= TASK DETAILS =
Nothing in the records may change. Print them all again.

= RECORDS FOR THE TASK =
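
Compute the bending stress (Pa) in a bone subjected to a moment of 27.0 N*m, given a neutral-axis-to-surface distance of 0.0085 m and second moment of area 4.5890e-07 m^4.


sigma = M * c / I
sigma = 27.0 * 0.0085 / 4.5890e-07
M * c = 0.2295
sigma = 500108.9562


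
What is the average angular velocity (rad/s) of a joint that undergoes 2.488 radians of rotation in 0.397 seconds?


omega = delta_theta / delta_t
omega = 2.488 / 0.397
omega = 6.2670


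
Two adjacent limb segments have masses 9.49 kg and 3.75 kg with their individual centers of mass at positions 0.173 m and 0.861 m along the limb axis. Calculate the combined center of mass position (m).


COM = (m1*x1 + m2*x2) / (m1 + m2)
COM = (9.49*0.173 + 3.75*0.861) / (9.49 + 3.75)
Numerator = 4.8705
Denominator = 13.2400
COM = 0.3679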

= EXERCISE RESULT =
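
Compute the bending stress (Pa) in a bone subjected to a moment of 27.0 N*m, given a neutral-axis-to-surface distance of 0.0085 m and second moment of area 4.5890e-07 m^4.


sigma = M * c / I
sigma = 27.0 * 0.0085 / 4.5890e-07
M * c = 0.2295
sigma = 500108.9562


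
What is the average angular velocity (rad/s) of a joint that undergoes 2.488 radians of rotation in 0.397 seconds?


omega = delta_theta / delta_t
omega = 2.488 / 0.397
omega = 6.2670


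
Two adjacent limb segments have masses 9.49 kg and 3.75 kg with their individual centers of mass at positions 0.173 m and 0.861 m along the limb axis. Calculate the combined center of mass position (m).


COM = (m1*x1 + m2*x2) / (m1 + m2)
COM = (9.49*0.173 + 3.75*0.861) / (9.49 + 3.75)
Numerator = 4.8705
Denominator = 13.2400
COM = 0.3679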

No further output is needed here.